-- SUPPLIED RECORDS --
Segment Open

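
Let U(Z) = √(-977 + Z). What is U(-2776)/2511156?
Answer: I*√417/837052 ≈ 2.4396e-5*I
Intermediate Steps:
U(-2776)/2511156 = √(-977 - 2776)/2511156 = √(-3753)*(1/2511156) = (3*I*√417)*(1/2511156) = I*√417/837052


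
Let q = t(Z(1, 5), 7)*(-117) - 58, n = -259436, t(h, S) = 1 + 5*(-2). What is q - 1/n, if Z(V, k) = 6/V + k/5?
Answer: 258138821/259436 ≈ 995.00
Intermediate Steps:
Z(V, k) = 6/V + k/5 (Z(V, k) = 6/V + k*(1/5) = 6/V + k/5)
t(h, S) = -9 (t(h, S) = 1 - 10 = -9)
q = 995 (q = -9*(-117) - 58 = 1053 - 58 = 995)
q - 1/n = 995 - 1/(-259436) = 995 - 1*(-1/259436) = 995 + 1/259436 = 258138821/259436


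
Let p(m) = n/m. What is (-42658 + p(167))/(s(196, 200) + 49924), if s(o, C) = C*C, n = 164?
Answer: -3561861/7508654 ≈ -0.47437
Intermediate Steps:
p(m) = 164/m
s(o, C) = C**2
(-42658 + p(167))/(s(196, 200) + 49924) = (-42658 + 164/167)/(200**2 + 49924) = (-42658 + 164*(1/167))/(40000 + 49924) = (-42658 + 164/167)/89924 = -7123722/167*1/89924 = -3561861/7508654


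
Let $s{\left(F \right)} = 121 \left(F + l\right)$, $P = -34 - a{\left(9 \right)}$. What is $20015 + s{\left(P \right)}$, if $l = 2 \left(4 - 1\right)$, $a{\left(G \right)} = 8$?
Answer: $15659$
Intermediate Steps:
$l = 6$ ($l = 2 \cdot 3 = 6$)
$P = -42$ ($P = -34 - 8 = -42$)
$s{\left(F \right)} = 726 + 121 F$ ($s{\left(F \right)} = 121 \left(F + 6\right) = 121 \left(6 + F\right) = 726 + 121 F$)
$20015 + s{\left(P \right)} = 20015 + \left(726 + 121 \left(-42\right)\right) = 20015 + \left(726 - 5082\right) = 20015 - 4356 = 15659$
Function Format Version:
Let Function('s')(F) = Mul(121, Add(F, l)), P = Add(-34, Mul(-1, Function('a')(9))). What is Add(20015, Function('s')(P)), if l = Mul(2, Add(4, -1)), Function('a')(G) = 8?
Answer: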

Segment Closed

-- YOUR INSTRUCTIONS --
The data are to be transcribed in full, exactly as given.

-- EXERCISE RESPONSE --
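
Let U(Z) = √(-977 + Z). What is U(-2776)/2511156?
Answer: I*√417/837052 ≈ 2.4396e-5*I
Intermediate Steps:
U(-2776)/2511156 = √(-977 - 2776)/2511156 = √(-3753)*(1/2511156) = (3*I*√417)*(1/2511156) = I*√417/837052


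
Let q = t(Z(1, 5), 7)*(-117) - 58, n = -259436, t(h, S) = 1 + 5*(-2). What is q - 1/n, if Z(V, k) = 6/V + k/5?
Answer: 258138821/259436 ≈ 995.00
Intermediate Steps:
Z(V, k) = 6/V + k/5 (Z(V, k) = 6/V + k*(1/5) = 6/V + k/5)
t(h, S) = -9 (t(h, S) = 1 - 10 = -9)
q = 995 (q = -9*(-117) - 58 = 1053 - 58 = 995)
q - 1/n = 995 - 1/(-259436) = 995 - 1*(-1/259436) = 995 + 1/259436 = 258138821/259436


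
Let p(m) = n/m. What is (-42658 + p(167))/(s(196, 200) + 49924), if s(o, C) = C*C, n = 164?
Answer: -3561861/7508654 ≈ -0.47437
Intermediate Steps:
p(m) = 164/m
s(o, C) = C**2
(-42658 + p(167))/(s(196, 200) + 49924) = (-42658 + 164/167)/(200**2 + 49924) = (-42658 + 164*(1/167))/(40000 + 49924) = (-42658 + 164/167)/89924 = -7123722/167*1/89924 = -3561861/7508654


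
Let $s{\left(F \right)} = 121 \left(F + l\right)$, $P = -34 - a{\left(9 \right)}$. What is $20015 + s{\left(P \right)}$, if $l = 2 \left(4 - 1\right)$, $a{\left(G \right)} = 8$?
Answer: $15659$
Intermediate Steps:
$l = 6$ ($l = 2 \cdot 3 = 6$)
$P = -42$ ($P = -34 - 8 = -42$)
$s{\left(F \right)} = 726 + 121 F$ ($s{\left(F \right)} = 121 \left(F + 6\right) = 121 \left(6 + F\right) = 726 + 121 F$)
$20015 + s{\left(P \right)} = 20015 + \left(726 + 121 \left(-42\right)\right) = 20015 + \left(726 - 5082\right) = 20015 - 4356 = 15659$
Function Format Version:
Let Function('s')(F) = Mul(121, Add(F, l)), P = Add(-34, Mul(-1, Function('a')(9))). What is Add(20015, Function('s')(P)), if l = Mul(2, Add(4, -1)), Function('a')(G) = 8?
Answer: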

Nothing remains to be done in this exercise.